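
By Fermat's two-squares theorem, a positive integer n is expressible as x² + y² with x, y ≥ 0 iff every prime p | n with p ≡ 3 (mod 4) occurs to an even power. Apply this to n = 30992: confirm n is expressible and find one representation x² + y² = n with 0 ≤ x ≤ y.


Step 1: Factor n = 30992 = 2^4 · 13 · 149.
Step 2: Check the mod-4 condition on each prime factor: 2 = 2 (special); 13 ≡ 1 (mod 4), exponent 1; 149 ≡ 1 (mod 4), exponent 1.
All primes ≡ 3 (mod 4) appear to even exponent (or don't appear), so by the two-squares theorem n IS expressible as a sum of two squares.
Step 3: Build a representation. Group n = k² · m with k = 4 and m = 13 · 149 = 1937 (a product of primes ≡ 1 (mod 4)); a representation of m scales to one of n via (k·x)² + (k·y)² = k²(x² + y²). Each prime p ≡ 1 (mod 4) is itself a sum of two squares; find a² by testing p − a² for a perfect square:
  13: 13 − 1² = 12, 13 − 2² = 9 = 3² ⇒ 13 = 2² + 3².
  149: 149 − 1² = 148, 149 − 2² = 145, 149 − 3² = 140, 149 − 4² = 133, 149 − 5² = 124, 149 − 6² = 113, 149 − 7² = 100 = 10² ⇒ 149 = 7² + 10².
  Combine using the Brahmagupta–Fibonacci identity (a² + b²)(c² + d²) = (ac − bd)² + (ad + bc)² = (ac + bd)² + (ad − bc)²:
  13 · 149 = 1937: from (2² + 3²)(7² + 10²), take (2·7 − 3·10, 2·10 + 3·7) = (14 − 30, 20 + 21) = (-16, 41); dropping signs (only squares matter) gives (16, 41); check 16² + 41² = 256 + 1681 = 1937 ✓.
  Scale by k = 4: (4·16, 4·41) = (64, 164).
Step 4: Order so x ≤ y and verify: 64² + 164² = 4096 + 26896 = 30992 = n. ✓

n = 30992 = 64² + 164² (one valid representation with x ≤ y).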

----------

== Brief ==
Transcribe all of the data exactly, leaving no line out.

== Answer space ==
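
By Fermat's two-squares theorem, a positive integer n is expressible as x² + y² with x, y ≥ 0 iff every prime p | n with p ≡ 3 (mod 4) occurs to an even power. Apply this to n = 30992: confirm n is expressible and find one representation x² + y² = n with 0 ≤ x ≤ y.


Step 1: Factor n = 30992 = 2^4 · 13 · 149.
Step 2: Check the mod-4 condition on each prime factor: 2 = 2 (special); 13 ≡ 1 (mod 4), exponent 1; 149 ≡ 1 (mod 4), exponent 1.
All primes ≡ 3 (mod 4) appear to even exponent (or don't appear), so by the two-squares theorem n IS expressible as a sum of two squares.
Step 3: Build a representation. Group n = k² · m with k = 4 and m = 13 · 149 = 1937 (a product of primes ≡ 1 (mod 4)); a representation of m scales to one of n via (k·x)² + (k·y)² = k²(x² + y²). Each prime p ≡ 1 (mod 4) is itself a sum of two squares; find a² by testing p − a² for a perfect square:
  13: 13 − 1² = 12, 13 − 2² = 9 = 3² ⇒ 13 = 2² + 3².
  149: 149 − 1² = 148, 149 − 2² = 145, 149 − 3² = 140, 149 − 4² = 133, 149 − 5² = 124, 149 − 6² = 113, 149 − 7² = 100 = 10² ⇒ 149 = 7² + 10².
  Combine using the Brahmagupta–Fibonacci identity (a² + b²)(c² + d²) = (ac − bd)² + (ad + bc)² = (ac + bd)² + (ad − bc)²:
  13 · 149 = 1937: from (2² + 3²)(7² + 10²), take (2·7 − 3·10, 2·10 + 3·7) = (14 − 30, 20 + 21) = (-16, 41); dropping signs (only squares matter) gives (16, 41); check 16² + 41² = 256 + 1681 = 1937 ✓.
  Scale by k = 4: (4·16, 4·41) = (64, 164).
Step 4: Order so x ≤ y and verify: 64² + 164² = 4096 + 26896 = 30992 = n. ✓

n = 30992 = 64² + 164² (one valid representation with x ≤ y).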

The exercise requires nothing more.